[Start of Attachment]

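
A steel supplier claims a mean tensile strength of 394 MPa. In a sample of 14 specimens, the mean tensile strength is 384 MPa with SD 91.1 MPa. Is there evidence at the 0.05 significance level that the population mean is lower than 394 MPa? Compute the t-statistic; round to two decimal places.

H0: μ = 394; H1: μ < 394 (one-sample t-test, left-tailed).
t = (x̄ − μ₀)/(s/√n) = (384 − 394)/(91.1/√14) = -0.41
df = n − 1 = 13
p-value = P(T ≤ -0.41) ≈ 0.344
Since p ≈ 0.344 > α = 0.05, fail to reject H0; the data do not provide sufficient evidence against H0.

-0.41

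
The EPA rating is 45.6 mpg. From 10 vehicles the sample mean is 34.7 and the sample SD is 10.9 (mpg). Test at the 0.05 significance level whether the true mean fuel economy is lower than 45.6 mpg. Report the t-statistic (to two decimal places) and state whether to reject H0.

H0: μ = 45.6; H1: μ < 45.6 (one-sample t-test, left-tailed).
t = (x̄ − μ₀)/(s/√n) = (34.7 − 45.6)/(10.9/√10) = -3.16
df = n − 1 = 9
p-value = P(T ≤ -3.16) ≈ 0.006
Since p ≈ 0.006 < α = 0.05, reject H0; the evidence is statistically significant.

t = -3.16; reject H0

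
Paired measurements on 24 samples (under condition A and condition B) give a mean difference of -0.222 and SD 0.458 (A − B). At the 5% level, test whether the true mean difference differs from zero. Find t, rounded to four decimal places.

H0: μ_d = 0; H1: μ_d ≠ 0 (paired t-test on the differences, two-sided).
t = d̄/(s_d/√n) = -0.222/(0.458/√24) = -2.3746
df = n − 1 = 23
Two-sided p-value ≈ 0.026
Since p ≈ 0.026 < α = 0.05, reject H0; the data support H1.

-2.3746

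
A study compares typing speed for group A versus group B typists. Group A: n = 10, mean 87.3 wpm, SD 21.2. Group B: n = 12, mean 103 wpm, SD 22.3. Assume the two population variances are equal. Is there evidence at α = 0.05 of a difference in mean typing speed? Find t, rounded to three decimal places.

-1.681

Let group 1 = group A, group 2 = group B. H0: μ_1 = μ_2; H1: μ_1 ≠ μ_2 (two-sample pooled-variance t-test, two-sided).
s_p² = [(10−1)·21.2² + (12−1)·22.3²]/(10+12−2) = 475.758
t = (87.3 − 103)/√[475.758·(1/10 + 1/12)] = -1.681
df = n₁ + n₂ − 2 = 20
Two-sided p-value ≈ 0.108
Since p ≈ 0.108 > α = 0.05, fail to reject H0; the evidence is not statistically significant.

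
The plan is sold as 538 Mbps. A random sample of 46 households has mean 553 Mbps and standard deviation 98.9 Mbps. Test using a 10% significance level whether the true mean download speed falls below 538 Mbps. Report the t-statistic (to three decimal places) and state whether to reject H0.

t = 1.029; fail to reject H0

H0: μ = 538; H1: μ < 538 (one-sample t-test, left-tailed).
t = (x̄ − μ₀)/(s/√n) = (553 − 538)/(98.9/√46) = 1.029
df = n − 1 = 45
p-value = P(T ≤ 1.029) ≈ 0.8454
Since p ≈ 0.8454 > α = 0.1, fail to reject H0; the data do not provide sufficient evidence against H0.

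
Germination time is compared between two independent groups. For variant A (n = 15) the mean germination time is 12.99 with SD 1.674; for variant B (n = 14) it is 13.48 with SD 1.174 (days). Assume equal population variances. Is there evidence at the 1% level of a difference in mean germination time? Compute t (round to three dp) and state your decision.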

[End of Attachment]

What is required:
Nothing may be left out: return each entry exactly as it reads.

Reply to the exercise:
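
A steel supplier claims a mean tensile strength of 394 MPa. In a sample of 14 specimens, the mean tensile strength is 384 MPa with SD 91.1 MPa. Is there evidence at the 0.05 significance level that the population mean is lower than 394 MPa? Compute the t-statistic; round to two decimal places.

H0: μ = 394; H1: μ < 394 (one-sample t-test, left-tailed).
t = (x̄ − μ₀)/(s/√n) = (384 − 394)/(91.1/√14) = -0.41
df = n − 1 = 13
p-value = P(T ≤ -0.41) ≈ 0.344
Since p ≈ 0.344 > α = 0.05, fail to reject H0; the data do not provide sufficient evidence against H0.

-0.41

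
The EPA rating is 45.6 mpg. From 10 vehicles the sample mean is 34.7 and the sample SD is 10.9 (mpg). Test at the 0.05 significance level whether the true mean fuel economy is lower than 45.6 mpg. Report the t-statistic (to two decimal places) and state whether to reject H0.

H0: μ = 45.6; H1: μ < 45.6 (one-sample t-test, left-tailed).
t = (x̄ − μ₀)/(s/√n) = (34.7 − 45.6)/(10.9/√10) = -3.16
df = n − 1 = 9
p-value = P(T ≤ -3.16) ≈ 0.006
Since p ≈ 0.006 < α = 0.05, reject H0; the evidence is statistically significant.

t = -3.16; reject H0

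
Paired measurements on 24 samples (under condition A and condition B) give a mean difference of -0.222 and SD 0.458 (A − B). At the 5% level, test whether the true mean difference differs from zero. Find t, rounded to four decimal places.

H0: μ_d = 0; H1: μ_d ≠ 0 (paired t-test on the differences, two-sided).
t = d̄/(s_d/√n) = -0.222/(0.458/√24) = -2.3746
df = n − 1 = 23
Two-sided p-value ≈ 0.026
Since p ≈ 0.026 < α = 0.05, reject H0; the data support H1.

-2.3746

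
A study compares typing speed for group A versus group B typists. Group A: n = 10, mean 87.3 wpm, SD 21.2. Group B: n = 12, mean 103 wpm, SD 22.3. Assume the two population variances are equal. Is there evidence at α = 0.05 of a difference in mean typing speed? Find t, rounded to three decimal places.

-1.681

Let group 1 = group A, group 2 = group B. H0: μ_1 = μ_2; H1: μ_1 ≠ μ_2 (two-sample pooled-variance t-test, two-sided).
s_p² = [(10−1)·21.2² + (12−1)·22.3²]/(10+12−2) = 475.758
t = (87.3 − 103)/√[475.758·(1/10 + 1/12)] = -1.681
df = n₁ + n₂ − 2 = 20
Two-sided p-value ≈ 0.108
Since p ≈ 0.108 > α = 0.05, fail to reject H0; the evidence is not statistically significant.

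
The plan is sold as 538 Mbps. A random sample of 46 households has mean 553 Mbps and standard deviation 98.9 Mbps. Test using a 10% significance level whether the true mean download speed falls below 538 Mbps. Report the t-statistic (to three decimal places) and state whether to reject H0.

t = 1.029; fail to reject H0

H0: μ = 538; H1: μ < 538 (one-sample t-test, left-tailed).
t = (x̄ − μ₀)/(s/√n) = (553 − 538)/(98.9/√46) = 1.029
df = n − 1 = 45
p-value = P(T ≤ 1.029) ≈ 0.8454
Since p ≈ 0.8454 > α = 0.1, fail to reject H0; the data do not provide sufficient evidence against H0.

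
Germination time is compared between two independent groups. For variant A (n = 15) the mean germination time is 12.99 with SD 1.674; for variant B (n = 14) it is 13.48 with SD 1.174 (days). Assume equal population variances. Is there evidence at the 1% level of a difference in mean germination time? Compute t (round to three dp) and state your decision.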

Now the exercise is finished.